(Stored data)
>>>>

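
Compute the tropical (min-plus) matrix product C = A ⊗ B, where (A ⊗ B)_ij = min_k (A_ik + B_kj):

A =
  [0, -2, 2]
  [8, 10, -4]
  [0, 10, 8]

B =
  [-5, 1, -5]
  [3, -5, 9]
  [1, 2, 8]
A ⊗ B =
  [-5, -7, -5]
  [-3, -2, 3]
  [-5, 1, -5]

Apply the min-plus product entry-by-entry:
  C[0][0] = min over k of (A[0][0] + B[0][0] = 0 + -5 = -5, A[0][1] + B[1][0] = -2 + 3 = 1, A[0][2] + B[2][0] = 2 + 1 = 3) = -5 (attained at k = 0)
  C[0][1] = min over k of (A[0][0] + B[0][1] = 0 + 1 = 1, A[0][1] + B[1][1] = -2 + -5 = -7, A[0][2] + B[2][1] = 2 + 2 = 4) = -7 (attained at k = 1)
  C[0][2] = min over k of (A[0][0] + B[0][2] = 0 + -5 = -5, A[0][1] + B[1][2] = -2 + 9 = 7, A[0][2] + B[2][2] = 2 + 8 = 10) = -5 (attained at k = 0)
  C[1][0] = min over k of (A[1][0] + B[0][0] = 8 + -5 = 3, A[1][1] + B[1][0] = 10 + 3 = 13, A[1][2] + B[2][0] = -4 + 1 = -3) = -3 (attained at k = 2)
  C[1][1] = min over k of (A[1][0] + B[0][1] = 8 + 1 = 9, A[1][1] + B[1][1] = 10 + -5 = 5, A[1][2] + B[2][1] = -4 + 2 = -2) = -2 (attained at k = 2)
  C[1][2] = min over k of (A[1][0] + B[0][2] = 8 + -5 = 3, A[1][1] + B[1][2] = 10 + 9 = 19, A[1][2] + B[2][2] = -4 + 8 = 4) = 3 (attained at k = 0)
  C[2][0] = min over k of (A[2][0] + B[0][0] = 0 + -5 = -5, A[2][1] + B[1][0] = 10 + 3 = 13, A[2][2] + B[2][0] = 8 + 1 = 9) = -5 (attained at k = 0)
  C[2][1] = min over k of (A[2][0] + B[0][1] = 0 + 1 = 1, A[2][1] + B[1][1] = 10 + -5 = 5, A[2][2] + B[2][1] = 8 + 2 = 10) = 1 (attained at k = 0)
  C[2][2] = min over k of (A[2][0] + B[0][2] = 0 + -5 = -5, A[2][1] + B[1][2] = 10 + 9 = 19, A[2][2] + B[2][2] = 8 + 8 = 16) = -5 (attained at k = 0)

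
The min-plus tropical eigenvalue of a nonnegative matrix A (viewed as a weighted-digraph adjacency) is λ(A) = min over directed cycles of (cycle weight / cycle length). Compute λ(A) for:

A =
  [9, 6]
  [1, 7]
λ(A) = 7/2

Enumerate directed cycles and compute their means (weight / length). Sample:
  cycle 0 → 0: weight = 9, length = 1, mean = 9/1 ≈ 9.000
  cycle 1 → 1: weight = 7, length = 1, mean = 7/1 ≈ 7.000
  cycle 0 → 1 → 0: weight = 7, length = 2, mean = 7/2 ≈ 3.500
  cycle 1 → 0 → 1: weight = 7, length = 2, mean = 7/2 ≈ 3.500
Minimum mean = 3.500, attained e.g. along the cycle 0 → 1 → 0 with weight 7 and length 2. So λ(A) = 7/2 = 7/2.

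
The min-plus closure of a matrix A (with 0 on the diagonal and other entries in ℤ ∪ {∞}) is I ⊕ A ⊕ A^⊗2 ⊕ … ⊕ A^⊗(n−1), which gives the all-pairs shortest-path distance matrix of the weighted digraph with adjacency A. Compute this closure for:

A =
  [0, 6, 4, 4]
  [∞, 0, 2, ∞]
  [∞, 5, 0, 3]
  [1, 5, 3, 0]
Closure =
  [0, 6, 4, 4]
  [6, 0, 2, 5]
  [4, 5, 0, 3]
  [1, 5, 3, 0]

This is the Floyd-Warshall all-pairs shortest-path computation. For each intermediate vertex k = 0, 1, …, 3, update dist[i][j] ← min(dist[i][j], dist[i][k] + dist[k][j]). The final matrix gives, for each (i, j), the minimum total weight of any directed path from i to j (possibly empty when i = j).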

<<<<

## Task details
Filter the data for the string "tropical". Copy each matching line.

## Expected answer
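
Compute the tropical (min-plus) matrix product C = A ⊗ B, where (A ⊗ B)_ij = min_k (A_ik + B_kj):
The min-plus tropical eigenvalue of a nonnegative matrix A (viewed as a weighted-digraph adjacency) is λ(A) = min over directed cycles of (cycle weight / cycle length). Compute λ(A) for: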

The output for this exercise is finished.